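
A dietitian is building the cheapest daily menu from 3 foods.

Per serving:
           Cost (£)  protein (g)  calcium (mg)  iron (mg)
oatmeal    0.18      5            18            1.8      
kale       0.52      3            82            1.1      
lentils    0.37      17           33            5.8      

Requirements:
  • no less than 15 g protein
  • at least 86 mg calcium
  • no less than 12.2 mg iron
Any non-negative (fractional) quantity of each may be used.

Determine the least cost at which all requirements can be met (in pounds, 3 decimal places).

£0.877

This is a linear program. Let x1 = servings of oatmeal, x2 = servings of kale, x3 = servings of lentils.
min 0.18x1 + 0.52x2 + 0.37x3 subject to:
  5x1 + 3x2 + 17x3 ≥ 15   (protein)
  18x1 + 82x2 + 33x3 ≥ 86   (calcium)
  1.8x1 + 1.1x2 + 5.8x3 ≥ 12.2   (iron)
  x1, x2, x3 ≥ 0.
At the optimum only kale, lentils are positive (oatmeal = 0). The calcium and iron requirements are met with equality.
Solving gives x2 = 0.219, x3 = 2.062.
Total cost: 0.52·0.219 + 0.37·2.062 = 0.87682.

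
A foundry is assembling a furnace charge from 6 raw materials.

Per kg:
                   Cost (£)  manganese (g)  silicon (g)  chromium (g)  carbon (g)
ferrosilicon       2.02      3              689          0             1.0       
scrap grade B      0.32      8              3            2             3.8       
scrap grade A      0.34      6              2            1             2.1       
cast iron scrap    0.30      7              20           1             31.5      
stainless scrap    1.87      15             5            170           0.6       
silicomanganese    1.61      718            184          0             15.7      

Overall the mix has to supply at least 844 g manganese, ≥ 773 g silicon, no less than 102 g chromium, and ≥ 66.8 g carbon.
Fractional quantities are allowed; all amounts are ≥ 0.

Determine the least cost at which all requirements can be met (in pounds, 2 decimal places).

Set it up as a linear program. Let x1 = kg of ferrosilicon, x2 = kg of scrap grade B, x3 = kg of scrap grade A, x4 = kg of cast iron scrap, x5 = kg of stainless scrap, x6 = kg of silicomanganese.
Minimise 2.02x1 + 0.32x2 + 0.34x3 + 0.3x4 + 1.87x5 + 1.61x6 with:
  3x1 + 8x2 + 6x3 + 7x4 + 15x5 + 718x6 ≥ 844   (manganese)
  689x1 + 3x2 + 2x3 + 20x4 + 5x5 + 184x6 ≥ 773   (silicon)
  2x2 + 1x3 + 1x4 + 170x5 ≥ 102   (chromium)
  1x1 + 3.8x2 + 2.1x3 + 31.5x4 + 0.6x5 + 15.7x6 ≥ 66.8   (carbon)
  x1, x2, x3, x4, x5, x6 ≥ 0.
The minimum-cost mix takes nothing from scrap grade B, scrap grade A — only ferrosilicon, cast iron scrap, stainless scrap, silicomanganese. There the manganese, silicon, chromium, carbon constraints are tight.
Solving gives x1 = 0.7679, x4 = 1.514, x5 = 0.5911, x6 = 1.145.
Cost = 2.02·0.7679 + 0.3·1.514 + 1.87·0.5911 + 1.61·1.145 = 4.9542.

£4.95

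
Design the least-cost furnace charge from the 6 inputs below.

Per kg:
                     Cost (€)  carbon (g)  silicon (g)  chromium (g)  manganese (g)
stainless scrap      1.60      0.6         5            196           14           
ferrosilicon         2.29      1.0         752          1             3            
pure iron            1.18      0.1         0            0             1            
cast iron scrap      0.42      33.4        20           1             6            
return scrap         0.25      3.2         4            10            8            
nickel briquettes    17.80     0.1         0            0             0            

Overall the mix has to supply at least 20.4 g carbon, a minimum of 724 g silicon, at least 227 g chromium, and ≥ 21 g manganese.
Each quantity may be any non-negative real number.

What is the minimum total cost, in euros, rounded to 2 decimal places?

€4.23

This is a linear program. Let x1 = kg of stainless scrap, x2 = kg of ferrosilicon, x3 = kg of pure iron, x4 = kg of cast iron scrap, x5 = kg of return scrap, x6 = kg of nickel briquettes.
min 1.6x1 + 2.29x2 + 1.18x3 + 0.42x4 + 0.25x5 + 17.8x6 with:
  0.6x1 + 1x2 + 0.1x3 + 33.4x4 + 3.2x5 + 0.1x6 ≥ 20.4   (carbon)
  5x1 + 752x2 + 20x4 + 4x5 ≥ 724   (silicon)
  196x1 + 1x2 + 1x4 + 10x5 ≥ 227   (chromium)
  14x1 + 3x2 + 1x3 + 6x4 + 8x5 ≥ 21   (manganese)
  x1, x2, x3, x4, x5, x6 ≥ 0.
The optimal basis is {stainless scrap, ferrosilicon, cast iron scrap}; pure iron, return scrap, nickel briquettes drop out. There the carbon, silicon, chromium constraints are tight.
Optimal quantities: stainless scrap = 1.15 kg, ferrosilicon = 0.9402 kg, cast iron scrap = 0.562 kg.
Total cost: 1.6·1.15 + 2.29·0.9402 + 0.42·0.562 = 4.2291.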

## [WORK INSTRUCTIONS]
Set out the complete listing exactly as shown.

## [TASK RESPONSE]
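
A dietitian is building the cheapest daily menu from 3 foods.

Per serving:
           Cost (£)  protein (g)  calcium (mg)  iron (mg)
oatmeal    0.18      5            18            1.8      
kale       0.52      3            82            1.1      
lentils    0.37      17           33            5.8      

Requirements:
  • no less than 15 g protein
  • at least 86 mg calcium
  • no less than 12.2 mg iron
Any non-negative (fractional) quantity of each may be used.

Determine the least cost at which all requirements can be met (in pounds, 3 decimal places).

£0.877

This is a linear program. Let x1 = servings of oatmeal, x2 = servings of kale, x3 = servings of lentils.
min 0.18x1 + 0.52x2 + 0.37x3 subject to:
  5x1 + 3x2 + 17x3 ≥ 15   (protein)
  18x1 + 82x2 + 33x3 ≥ 86   (calcium)
  1.8x1 + 1.1x2 + 5.8x3 ≥ 12.2   (iron)
  x1, x2, x3 ≥ 0.
At the optimum only kale, lentils are positive (oatmeal = 0). The calcium and iron requirements are met with equality.
Solving gives x2 = 0.219, x3 = 2.062.
Total cost: 0.52·0.219 + 0.37·2.062 = 0.87682.

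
A foundry is assembling a furnace charge from 6 raw materials.

Per kg:
                   Cost (£)  manganese (g)  silicon (g)  chromium (g)  carbon (g)
ferrosilicon       2.02      3              689          0             1.0       
scrap grade B      0.32      8              3            2             3.8       
scrap grade A      0.34      6              2            1             2.1       
cast iron scrap    0.30      7              20           1             31.5      
stainless scrap    1.87      15             5            170           0.6       
silicomanganese    1.61      718            184          0             15.7      

Overall the mix has to supply at least 844 g manganese, ≥ 773 g silicon, no less than 102 g chromium, and ≥ 66.8 g carbon.
Fractional quantities are allowed; all amounts are ≥ 0.

Determine the least cost at which all requirements can be met (in pounds, 2 decimal places).

Set it up as a linear program. Let x1 = kg of ferrosilicon, x2 = kg of scrap grade B, x3 = kg of scrap grade A, x4 = kg of cast iron scrap, x5 = kg of stainless scrap, x6 = kg of silicomanganese.
Minimise 2.02x1 + 0.32x2 + 0.34x3 + 0.3x4 + 1.87x5 + 1.61x6 with:
  3x1 + 8x2 + 6x3 + 7x4 + 15x5 + 718x6 ≥ 844   (manganese)
  689x1 + 3x2 + 2x3 + 20x4 + 5x5 + 184x6 ≥ 773   (silicon)
  2x2 + 1x3 + 1x4 + 170x5 ≥ 102   (chromium)
  1x1 + 3.8x2 + 2.1x3 + 31.5x4 + 0.6x5 + 15.7x6 ≥ 66.8   (carbon)
  x1, x2, x3, x4, x5, x6 ≥ 0.
The minimum-cost mix takes nothing from scrap grade B, scrap grade A — only ferrosilicon, cast iron scrap, stainless scrap, silicomanganese. There the manganese, silicon, chromium, carbon constraints are tight.
Solving gives x1 = 0.7679, x4 = 1.514, x5 = 0.5911, x6 = 1.145.
Cost = 2.02·0.7679 + 0.3·1.514 + 1.87·0.5911 + 1.61·1.145 = 4.9542.

£4.95

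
Design the least-cost furnace charge from the 6 inputs below.

Per kg:
                     Cost (€)  carbon (g)  silicon (g)  chromium (g)  manganese (g)
stainless scrap      1.60      0.6         5            196           14           
ferrosilicon         2.29      1.0         752          1             3            
pure iron            1.18      0.1         0            0             1            
cast iron scrap      0.42      33.4        20           1             6            
return scrap         0.25      3.2         4            10            8            
nickel briquettes    17.80     0.1         0            0             0            

Overall the mix has to supply at least 20.4 g carbon, a minimum of 724 g silicon, at least 227 g chromium, and ≥ 21 g manganese.
Each quantity may be any non-negative real number.

What is the minimum total cost, in euros, rounded to 2 decimal places?

€4.23

This is a linear program. Let x1 = kg of stainless scrap, x2 = kg of ferrosilicon, x3 = kg of pure iron, x4 = kg of cast iron scrap, x5 = kg of return scrap, x6 = kg of nickel briquettes.
min 1.6x1 + 2.29x2 + 1.18x3 + 0.42x4 + 0.25x5 + 17.8x6 with:
  0.6x1 + 1x2 + 0.1x3 + 33.4x4 + 3.2x5 + 0.1x6 ≥ 20.4   (carbon)
  5x1 + 752x2 + 20x4 + 4x5 ≥ 724   (silicon)
  196x1 + 1x2 + 1x4 + 10x5 ≥ 227   (chromium)
  14x1 + 3x2 + 1x3 + 6x4 + 8x5 ≥ 21   (manganese)
  x1, x2, x3, x4, x5, x6 ≥ 0.
The optimal basis is {stainless scrap, ferrosilicon, cast iron scrap}; pure iron, return scrap, nickel briquettes drop out. There the carbon, silicon, chromium constraints are tight.
Optimal quantities: stainless scrap = 1.15 kg, ferrosilicon = 0.9402 kg, cast iron scrap = 0.562 kg.
Total cost: 1.6·1.15 + 2.29·0.9402 + 0.42·0.562 = 4.2291.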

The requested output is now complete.